_WHAT NEEDS TO BE DONE:_ All of the entries are to be returned word for word.

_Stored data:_
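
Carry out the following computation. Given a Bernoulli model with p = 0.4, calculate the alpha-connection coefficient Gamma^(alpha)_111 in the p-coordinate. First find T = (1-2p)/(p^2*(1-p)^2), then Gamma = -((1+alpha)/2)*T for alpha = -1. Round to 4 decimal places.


Skewness (Amari-Chentsov) tensor: T = (1-2p)/(p^2*(1-p)^2).
p = 0.4, 1-2p = 0.2, p^2 = 0.16, (1-p)^2 = 0.36.
T = 0.2/(0.16 * 0.36) = 3.472222.
In the p-coordinate, Gamma^(alpha) = Gamma^(0) - (alpha/2)*T with Gamma^(0) = (1/2)*g'(p) = -T/2,
so Gamma^(alpha) = -((1+alpha)/2)*T.
alpha = -1, -(1+alpha)/2 = 0.0.
Gamma = 0.0 * 3.472222 = 0.0000

0.0000


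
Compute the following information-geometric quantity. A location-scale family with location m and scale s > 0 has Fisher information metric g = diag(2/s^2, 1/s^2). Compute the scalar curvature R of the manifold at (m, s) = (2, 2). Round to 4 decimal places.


The metric has the form g = (A dm^2 + B ds^2)/s^2 with A = 2, B = 1.
Substitute u = sqrt(A/B)*m: g = B*(du^2 + ds^2)/s^2, i.e. B times the
Poincare upper half-plane metric, which has constant Gaussian curvature -1.
Scaling a 2D metric by a constant c divides the Gaussian curvature by c,
so K = -1/B = -1/(1) = -1.0000 everywhere (the point (m, s) = (2, 2) is irrelevant:
the curvature is constant).
Scalar curvature in dimension 2: R = 2K = -2/(1) = -2.0000.

-2.0000


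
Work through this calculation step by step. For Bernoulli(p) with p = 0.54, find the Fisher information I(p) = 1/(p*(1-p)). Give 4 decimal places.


For Bernoulli(p), Fisher information is I(p) = 1/(p*(1-p)).
p = 0.54, 1-p = 0.46.
p*(1-p) = 0.2484.
I(p) = 1/0.2484 = 4.0258

4.0258


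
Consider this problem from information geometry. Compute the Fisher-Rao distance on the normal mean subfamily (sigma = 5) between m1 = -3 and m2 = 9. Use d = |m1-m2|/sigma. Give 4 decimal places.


On the fixed-variance normal subfamily, geodesic distance = |m1-m2|/sigma.
|-3 - 9| = 12.
sigma = 5.
d = 12/5 = 2.4000

2.4000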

_TASK RESULT:_
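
Carry out the following computation. Given a Bernoulli model with p = 0.4, calculate the alpha-connection coefficient Gamma^(alpha)_111 in the p-coordinate. First find T = (1-2p)/(p^2*(1-p)^2), then Gamma = -((1+alpha)/2)*T for alpha = -1. Round to 4 decimal places.


Skewness (Amari-Chentsov) tensor: T = (1-2p)/(p^2*(1-p)^2).
p = 0.4, 1-2p = 0.2, p^2 = 0.16, (1-p)^2 = 0.36.
T = 0.2/(0.16 * 0.36) = 3.472222.
In the p-coordinate, Gamma^(alpha) = Gamma^(0) - (alpha/2)*T with Gamma^(0) = (1/2)*g'(p) = -T/2,
so Gamma^(alpha) = -((1+alpha)/2)*T.
alpha = -1, -(1+alpha)/2 = 0.0.
Gamma = 0.0 * 3.472222 = 0.0000

0.0000


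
Compute the following information-geometric quantity. A location-scale family with location m and scale s > 0 has Fisher information metric g = diag(2/s^2, 1/s^2). Compute the scalar curvature R of the manifold at (m, s) = (2, 2). Round to 4 decimal places.


The metric has the form g = (A dm^2 + B ds^2)/s^2 with A = 2, B = 1.
Substitute u = sqrt(A/B)*m: g = B*(du^2 + ds^2)/s^2, i.e. B times the
Poincare upper half-plane metric, which has constant Gaussian curvature -1.
Scaling a 2D metric by a constant c divides the Gaussian curvature by c,
so K = -1/B = -1/(1) = -1.0000 everywhere (the point (m, s) = (2, 2) is irrelevant:
the curvature is constant).
Scalar curvature in dimension 2: R = 2K = -2/(1) = -2.0000.

-2.0000


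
Work through this calculation step by step. For Bernoulli(p) with p = 0.54, find the Fisher information I(p) = 1/(p*(1-p)). Give 4 decimal places.


For Bernoulli(p), Fisher information is I(p) = 1/(p*(1-p)).
p = 0.54, 1-p = 0.46.
p*(1-p) = 0.2484.
I(p) = 1/0.2484 = 4.0258

4.0258


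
Consider this problem from information geometry. Compute the Fisher-Rao distance on the normal mean subfamily (sigma = 5) between m1 = -3 and m2 = 9. Use d = |m1-m2|/sigma. Give 4 decimal places.


On the fixed-variance normal subfamily, geodesic distance = |m1-m2|/sigma.
|-3 - 9| = 12.
sigma = 5.
d = 12/5 = 2.4000

2.4000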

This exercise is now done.